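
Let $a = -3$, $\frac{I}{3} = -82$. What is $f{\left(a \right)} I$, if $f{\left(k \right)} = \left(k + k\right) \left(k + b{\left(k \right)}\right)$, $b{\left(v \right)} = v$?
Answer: $-8856$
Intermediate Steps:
$I = -246$ ($I = 3 \left(-82\right) = -246$)
$f{\left(k \right)} = 4 k^{2}$ ($f{\left(k \right)} = \left(k + k\right) \left(k + k\right) = 2 k 2 k = 4 k^{2}$)
$f{\left(a \right)} I = 4 \left(-3\right)^{2} \left(-246\right) = 4 \cdot 9 \left(-246\right) = 36 \left(-246\right) = -8856$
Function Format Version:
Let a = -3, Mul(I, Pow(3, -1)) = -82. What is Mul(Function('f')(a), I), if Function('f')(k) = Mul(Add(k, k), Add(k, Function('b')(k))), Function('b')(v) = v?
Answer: -8856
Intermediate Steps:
I = -246 (I = Mul(3, -82) = -246)
Function('f')(k) = Mul(4, Pow(k, 2)) (Function('f')(k) = Mul(Add(k, k), Add(k, k)) = Mul(Mul(2, k), Mul(2, k)) = Mul(4, Pow(k, 2)))
Mul(Function('f')(a), I) = Mul(Mul(4, Pow(-3, 2)), -246) = Mul(Mul(4, 9), -246) = Mul(36, -246) = -8856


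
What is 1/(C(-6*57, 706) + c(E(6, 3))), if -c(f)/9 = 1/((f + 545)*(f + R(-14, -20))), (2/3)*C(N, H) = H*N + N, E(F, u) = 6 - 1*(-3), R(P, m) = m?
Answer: -6094/2210238945 ≈ -2.7572e-6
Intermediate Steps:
E(F, u) = 9 (E(F, u) = 6 + 3 = 9)
C(N, H) = 3*N/2 + 3*H*N/2 (C(N, H) = 3*(H*N + N)/2 = 3*(N + H*N)/2 = 3*N/2 + 3*H*N/2)
c(f) = -9/((-20 + f)*(545 + f)) (c(f) = -9*1/((f - 20)*(f + 545)) = -9*1/((-20 + f)*(545 + f)) = -9/((-20 + f)*(545 + f)))
1/(C(-6*57, 706) + c(E(6, 3))) = 1/(3*(-6*57)*(1 + 706)/2 - 9/(-10900 + 9² + 525*9)) = 1/((3/2)*(-342)*707 - 9/(-10900 + 81 + 4725)) = 1/(-362691 - 9/(-6094)) = 1/(-362691 - 9*(-1/6094)) = 1/(-362691 + 9/6094) = 1/(-2210238945/6094) = -6094/2210238945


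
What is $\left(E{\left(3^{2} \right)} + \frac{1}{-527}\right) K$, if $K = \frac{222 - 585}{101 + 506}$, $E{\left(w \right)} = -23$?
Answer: $\frac{4400286}{319889} \approx 13.756$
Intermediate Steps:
$K = - \frac{363}{607} \approx -0.59802$
$\left(E{\left(3^{2} \right)} + \frac{1}{-527}\right) K = \left(-23 + \frac{1}{-527}\right) \left(- \frac{363}{607}\right) = \left(-23 - \frac{1}{527}\right) \left(- \frac{363}{607}\right) = \left(- \frac{12122}{527}\right) \left(- \frac{363}{607}\right) = \frac{4400286}{319889}$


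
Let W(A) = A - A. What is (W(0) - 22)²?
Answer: 484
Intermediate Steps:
W(A) = 0
(W(0) - 22)² = (0 - 22)² = (-22)² = 484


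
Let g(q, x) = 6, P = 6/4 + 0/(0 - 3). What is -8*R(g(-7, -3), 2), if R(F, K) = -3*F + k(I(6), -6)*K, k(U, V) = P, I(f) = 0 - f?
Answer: 120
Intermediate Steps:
I(f) = -f
P = 3/2 (P = 6*(¼) + 0/(-3) = 3/2 + 0*(-⅓) = 3/2 + 0 = 3/2 ≈ 1.5000)
k(U, V) = 3/2
R(F, K) = -3*F + 3*K/2
-8*R(g(-7, -3), 2) = -8*(-3*6 + (3/2)*2) = -8*(-18 + 3) = -8*(-15) = 120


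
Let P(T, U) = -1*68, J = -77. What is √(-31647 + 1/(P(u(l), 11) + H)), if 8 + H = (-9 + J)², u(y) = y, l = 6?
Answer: I*√423930551370/3660 ≈ 177.9*I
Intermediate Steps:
P(T, U) = -68
H = 7388 (H = -8 + (-9 - 77)² = -8 + (-86)² = -8 + 7396 = 7388)
√(-31647 + 1/(P(u(l), 11) + H)) = √(-31647 + 1/(-68 + 7388)) = √(-31647 + 1/7320) = √(-231656039/7320) = I*√423930551370/3660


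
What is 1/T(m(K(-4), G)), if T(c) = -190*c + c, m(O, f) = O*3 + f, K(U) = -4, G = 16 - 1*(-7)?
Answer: -1/2079 ≈ -0.00048100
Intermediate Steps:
G = 23 (G = 16 + 7 = 23)
m(O, f) = f + 3*O (m(O, f) = 3*O + f = f + 3*O)
T(c) = -189*c
1/T(m(K(-4), G)) = 1/(-189*(23 + 3*(-4))) = 1/(-189*(23 - 12)) = 1/(-189*11) = 1/(-2079) = -1/2079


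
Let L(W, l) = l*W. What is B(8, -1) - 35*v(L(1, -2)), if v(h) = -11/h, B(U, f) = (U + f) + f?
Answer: -373/2 ≈ -186.50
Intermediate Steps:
L(W, l) = W*l
B(U, f) = U + 2*f
B(8, -1) - 35*v(L(1, -2)) = (8 + 2*(-1)) - (-385)/(1*(-2)) = (8 - 2) - (-385)/(-2) = 6 - (-385)*(-1)/2 = 6 - 35*11/2 = 6 - 385/2 = -373/2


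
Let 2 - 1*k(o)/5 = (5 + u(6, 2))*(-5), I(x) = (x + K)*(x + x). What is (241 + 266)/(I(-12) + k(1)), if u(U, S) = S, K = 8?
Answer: 507/281 ≈ 1.8043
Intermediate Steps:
I(x) = 2*x*(8 + x) (I(x) = (x + 8)*(x + x) = (8 + x)*(2*x) = 2*x*(8 + x))
k(o) = 185 (k(o) = 10 - 5*(5 + 2)*(-5) = 10 - 35*(-5) = 10 - 5*(-35) = 10 + 175 = 185)
(241 + 266)/(I(-12) + k(1)) = (241 + 266)/(2*(-12)*(8 - 12) + 185) = 507/(2*(-12)*(-4) + 185) = 507/(96 + 185) = 507/281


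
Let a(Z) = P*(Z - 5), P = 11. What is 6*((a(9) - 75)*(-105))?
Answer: 19530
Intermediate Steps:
a(Z) = -55 + 11*Z (a(Z) = 11*(Z - 5) = 11*(-5 + Z) = -55 + 11*Z)
6*((a(9) - 75)*(-105)) = 6*(((-55 + 11*9) - 75)*(-105)) = 6*(((-55 + 99) - 75)*(-105)) = 6*((44 - 75)*(-105)) = 6*(-31*(-105)) = 6*3255 = 19530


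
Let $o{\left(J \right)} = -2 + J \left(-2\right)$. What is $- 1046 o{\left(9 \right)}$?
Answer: $20920$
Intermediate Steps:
$o{\left(J \right)} = -2 - 2 J$
$- 1046 o{\left(9 \right)} = - 1046 \left(-2 - 18\right) = \left(-1046\right) \left(-20\right) = 20920$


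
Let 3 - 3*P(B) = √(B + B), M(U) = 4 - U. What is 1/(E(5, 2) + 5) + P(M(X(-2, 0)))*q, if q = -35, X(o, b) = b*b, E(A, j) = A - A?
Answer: -174/5 + 70*√2/3 ≈ -1.8017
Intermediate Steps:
E(A, j) = 0
X(o, b) = b²
P(B) = 1 - √2*√B/3 (P(B) = 1 - √(B + B)/3 = 1 - √2*√B/3)
1/(E(5, 2) + 5) + P(M(X(-2, 0)))*q = 1/(0 + 5) + (1 - √2*√(4 - 1*0²)/3)*(-35) = 1/5 + (1 - √2*√(4 - 1*0)/3)*(-35) = ⅕ + (1 - √2*√(4 + 0)/3)*(-35) = ⅕ + (1 - √2*√4/3)*(-35) = ⅕ + (1 - ⅓*√2*2)*(-35) = ⅕ + (1 - 2*√2/3)*(-35) = ⅕ + (-35 + 70*√2/3) = -174/5 + 70*√2/3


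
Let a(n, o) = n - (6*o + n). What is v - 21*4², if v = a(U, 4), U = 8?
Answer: -360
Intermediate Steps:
a(n, o) = -6*o (a(n, o) = n - (n + 6*o) = n + (-n - 6*o) = -6*o)
v = -24 (v = -6*4 = -24)
v - 21*4² = -24 - 21*4² = -24 - 21*16 = -24 - 336 = -360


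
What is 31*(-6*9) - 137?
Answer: -1811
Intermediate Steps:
31*(-6*9) - 137 = 31*(-54) - 137 = -1674 - 137 = -1811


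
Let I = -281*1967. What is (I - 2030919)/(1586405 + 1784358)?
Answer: -2583646/3370763 ≈ -0.76649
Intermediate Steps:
I = -552727
(I - 2030919)/(1586405 + 1784358) = (-552727 - 2030919)/(1586405 + 1784358) = -2583646/3370763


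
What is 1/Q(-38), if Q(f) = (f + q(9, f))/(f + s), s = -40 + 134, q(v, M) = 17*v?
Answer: 56/115 ≈ 0.48696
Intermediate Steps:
s = 94
Q(f) = (153 + f)/(94 + f) (Q(f) = (f + 17*9)/(f + 94) = (f + 153)/(94 + f) = (153 + f)/(94 + f))
1/Q(-38) = 1/((153 - 38)/(94 - 38)) = 1/(115/56) = 56/115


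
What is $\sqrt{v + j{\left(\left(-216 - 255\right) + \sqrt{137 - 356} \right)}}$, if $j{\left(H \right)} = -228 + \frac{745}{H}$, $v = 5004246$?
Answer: $\sqrt{\frac{-2356891733 + 5004018 i \sqrt{219}}{-471 + i \sqrt{219}}} \approx 2237.0 - 8.0 \cdot 10^{-6} i$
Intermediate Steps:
$\sqrt{v + j{\left(\left(-216 - 255\right) + \sqrt{137 - 356} \right)}} = \sqrt{5004246 - \left(228 - \frac{745}{\left(-216 - 255\right) + \sqrt{137 - 356}}\right)} = \sqrt{5004246 - \left(228 - \frac{745}{-471 + \sqrt{-219}}\right)} = \sqrt{5004246 - \left(228 - \frac{745}{-471 + i \sqrt{219}}\right)} = \sqrt{5004018 + \frac{745}{-471 + i \sqrt{219}}}$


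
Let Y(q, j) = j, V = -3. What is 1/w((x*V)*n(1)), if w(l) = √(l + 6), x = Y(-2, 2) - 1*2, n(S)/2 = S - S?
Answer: √6/6 ≈ 0.40825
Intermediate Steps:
n(S) = 0 (n(S) = 2*(S - S) = 2*0 = 0)
x = 0 (x = 2 - 1*2 = 2 - 2 = 0)
w(l) = √(6 + l)
1/w((x*V)*n(1)) = 1/(√(6 + (0*(-3))*0)) = 1/(√(6 + 0*0)) = 1/(√(6 + 0)) = 1/(√6) = √6/6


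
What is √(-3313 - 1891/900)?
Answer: I*√2983591/30 ≈ 57.577*I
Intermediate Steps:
√(-3313 - 1891/900) = √(-2983591/900) = I*√2983591/30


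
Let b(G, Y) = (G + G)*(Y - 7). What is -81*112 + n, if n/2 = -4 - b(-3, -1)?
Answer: -9176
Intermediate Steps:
b(G, Y) = 2*G*(-7 + Y) (b(G, Y) = (2*G)*(-7 + Y) = 2*G*(-7 + Y))
n = -104 (n = 2*(-4 - 2*(-3)*(-7 - 1)) = 2*(-4 - 2*(-3)*(-8)) = 2*(-4 - 1*48) = 2*(-4 - 48) = 2*(-52) = -104)
-81*112 + n = -81*112 - 104 = -9072 - 104 = -9176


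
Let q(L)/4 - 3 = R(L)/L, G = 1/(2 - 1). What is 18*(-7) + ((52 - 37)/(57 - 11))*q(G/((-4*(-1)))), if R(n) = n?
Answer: -2778/23 ≈ -120.78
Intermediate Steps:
G = 1 (G = 1/1 = 1)
q(L) = 16 (q(L) = 12 + 4*(L/L) = 12 + 4*1 = 12 + 4 = 16)
18*(-7) + ((52 - 37)/(57 - 11))*q(G/((-4*(-1)))) = 18*(-7) + ((52 - 37)/(57 - 11))*16 = -126 + (15/46)*16 = -126 + 120/23 = -2778/23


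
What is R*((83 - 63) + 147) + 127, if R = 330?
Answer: 55237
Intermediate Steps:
R*((83 - 63) + 147) + 127 = 330*((83 - 63) + 147) + 127 = 330*(20 + 147) + 127 = 330*167 + 127 = 55110 + 127 = 55237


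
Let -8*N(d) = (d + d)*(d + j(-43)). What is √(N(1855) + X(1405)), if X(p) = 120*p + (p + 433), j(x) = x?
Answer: 227*I*√13 ≈ 818.46*I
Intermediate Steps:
X(p) = 433 + 121*p (X(p) = 120*p + (433 + p) = 433 + 121*p)
N(d) = -d*(-43 + d)/4 (N(d) = -(d + d)*(d - 43)/8 = -2*d*(-43 + d)/8 = -d*(-43 + d)/4)
√(N(1855) + X(1405)) = √((¼)*1855*(43 - 1*1855) + (433 + 121*1405)) = √((¼)*1855*(43 - 1855) + (433 + 170005)) = √((¼)*1855*(-1812) + 170438) = √(-840315 + 170438) = √(-669877) = 227*I*√13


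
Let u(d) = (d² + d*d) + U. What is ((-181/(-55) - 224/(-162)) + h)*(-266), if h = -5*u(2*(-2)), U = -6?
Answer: 148515514/4455 ≈ 33337.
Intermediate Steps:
u(d) = -6 + 2*d² (u(d) = (d² + d*d) - 6 = (d² + d²) - 6 = 2*d² - 6 = -6 + 2*d²)
h = -130 (h = -5*(-6 + 2*(2*(-2))²) = -5*(-6 + 2*(-4)²) = -5*(-6 + 2*16) = -5*(-6 + 32) = -5*26 = -130)
((-181/(-55) - 224/(-162)) + h)*(-266) = ((-181/(-55) - 224/(-162)) - 130)*(-266) = ((-181*(-1/55) - 224*(-1/162)) - 130)*(-266) = ((181/55 + 112/81) - 130)*(-266) = (20821/4455 - 130)*(-266) = -558329/4455*(-266) = 148515514/4455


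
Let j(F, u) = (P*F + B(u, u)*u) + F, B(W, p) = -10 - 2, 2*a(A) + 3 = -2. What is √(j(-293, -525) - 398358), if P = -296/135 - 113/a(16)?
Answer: I*√820028145/45 ≈ 636.36*I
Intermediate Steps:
a(A) = -5/2 (a(A) = -3/2 + (½)*(-2) = -3/2 - 1 = -5/2)
B(W, p) = -12
P = 5806/135 (P = -296/135 - 113/(-5/2) = -296*1/135 - 113*(-⅖) = -296/135 + 226/5 = 5806/135 ≈ 43.007)
j(F, u) = -12*u + 5941*F/135 (j(F, u) = (5806*F/135 - 12*u) + F = (-12*u + 5806*F/135) + F = -12*u + 5941*F/135)
√(j(-293, -525) - 398358) = √((-12*(-525) + (5941/135)*(-293)) - 398358) = √((6300 - 1740713/135) - 398358) = √(-890213/135 - 398358) = √(-54668543/135) = I*√820028145/45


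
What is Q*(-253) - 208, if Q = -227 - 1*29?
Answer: 64560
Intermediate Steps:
Q = -256 (Q = -227 - 29 = -256)
Q*(-253) - 208 = -256*(-253) - 208 = 64768 - 208 = 64560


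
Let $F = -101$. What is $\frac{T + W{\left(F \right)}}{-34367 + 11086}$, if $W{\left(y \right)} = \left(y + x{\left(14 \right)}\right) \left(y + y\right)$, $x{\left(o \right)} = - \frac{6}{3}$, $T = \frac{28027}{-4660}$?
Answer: $- \frac{96927933}{108489460} \approx -0.89343$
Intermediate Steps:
$T = - \frac{28027}{4660}$ ($T = 28027 \left(- \frac{1}{4660}\right) = - \frac{28027}{4660} \approx -6.0144$)
$x{\left(o \right)} = -2$ ($x{\left(o \right)} = \left(-6\right) \frac{1}{3} = -2$)
$W{\left(y \right)} = 2 y \left(-2 + y\right)$ ($W{\left(y \right)} = \left(y - 2\right) \left(y + y\right) = \left(-2 + y\right) 2 y = 2 y \left(-2 + y\right)$)
$\frac{T + W{\left(F \right)}}{-34367 + 11086} = \frac{- \frac{28027}{4660} + 2 \left(-101\right) \left(-2 - 101\right)}{-34367 + 11086} = \frac{- \frac{28027}{4660} + 2 \left(-101\right) \left(-103\right)}{-23281} = \left(- \frac{28027}{4660} + 20806\right) \left(- \frac{1}{23281}\right) = \frac{96927933}{4660} \left(- \frac{1}{23281}\right) = - \frac{96927933}{108489460}$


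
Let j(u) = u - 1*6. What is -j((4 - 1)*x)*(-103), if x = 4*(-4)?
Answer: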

───

> Work item: Using the listing above, return word for word each line from the one that has "What is 1/T(m(K(-4), G)), if" through the one that has "Answer: -174/5 + 70*√2/3 ≈ -1.8017", and no line outside that range.

> Response area:
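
What is 1/T(m(K(-4), G)), if T(c) = -190*c + c, m(O, f) = O*3 + f, K(U) = -4, G = 16 - 1*(-7)?
Answer: -1/2079 ≈ -0.00048100
Intermediate Steps:
G = 23 (G = 16 + 7 = 23)
m(O, f) = f + 3*O (m(O, f) = 3*O + f = f + 3*O)
T(c) = -189*c
1/T(m(K(-4), G)) = 1/(-189*(23 + 3*(-4))) = 1/(-189*(23 - 12)) = 1/(-189*11) = 1/(-2079) = -1/2079


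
Let L(W, l) = l*W. What is B(8, -1) - 35*v(L(1, -2)), if v(h) = -11/h, B(U, f) = (U + f) + f?
Answer: -373/2 ≈ -186.50
Intermediate Steps:
L(W, l) = W*l
B(U, f) = U + 2*f
B(8, -1) - 35*v(L(1, -2)) = (8 + 2*(-1)) - (-385)/(1*(-2)) = (8 - 2) - (-385)/(-2) = 6 - (-385)*(-1)/2 = 6 - 35*11/2 = 6 - 385/2 = -373/2


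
Let 2 - 1*k(o)/5 = (5 + u(6, 2))*(-5), I(x) = (x + K)*(x + x). What is (241 + 266)/(I(-12) + k(1)), if u(U, S) = S, K = 8?
Answer: 507/281 ≈ 1.8043
Intermediate Steps:
I(x) = 2*x*(8 + x) (I(x) = (x + 8)*(x + x) = (8 + x)*(2*x) = 2*x*(8 + x))
k(o) = 185 (k(o) = 10 - 5*(5 + 2)*(-5) = 10 - 35*(-5) = 10 - 5*(-35) = 10 + 175 = 185)
(241 + 266)/(I(-12) + k(1)) = (241 + 266)/(2*(-12)*(8 - 12) + 185) = 507/(2*(-12)*(-4) + 185) = 507/(96 + 185) = 507/281


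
Let a(Z) = P*(Z - 5), P = 11. What is 6*((a(9) - 75)*(-105))?
Answer: 19530
Intermediate Steps:
a(Z) = -55 + 11*Z (a(Z) = 11*(Z - 5) = 11*(-5 + Z) = -55 + 11*Z)
6*((a(9) - 75)*(-105)) = 6*(((-55 + 11*9) - 75)*(-105)) = 6*(((-55 + 99) - 75)*(-105)) = 6*((44 - 75)*(-105)) = 6*(-31*(-105)) = 6*3255 = 19530


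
Let $o{\left(J \right)} = -2 + J \left(-2\right)$. What is $- 1046 o{\left(9 \right)}$?
Answer: $20920$
Intermediate Steps:
$o{\left(J \right)} = -2 - 2 J$
$- 1046 o{\left(9 \right)} = - 1046 \left(-2 - 18\right) = \left(-1046\right) \left(-20\right) = 20920$


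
Let 3 - 3*P(B) = √(B + B), M(U) = 4 - U. What is 1/(E(5, 2) + 5) + P(M(X(-2, 0)))*q, if q = -35, X(o, b) = b*b, E(A, j) = A - A?
Answer: -174/5 + 70*√2/3 ≈ -1.8017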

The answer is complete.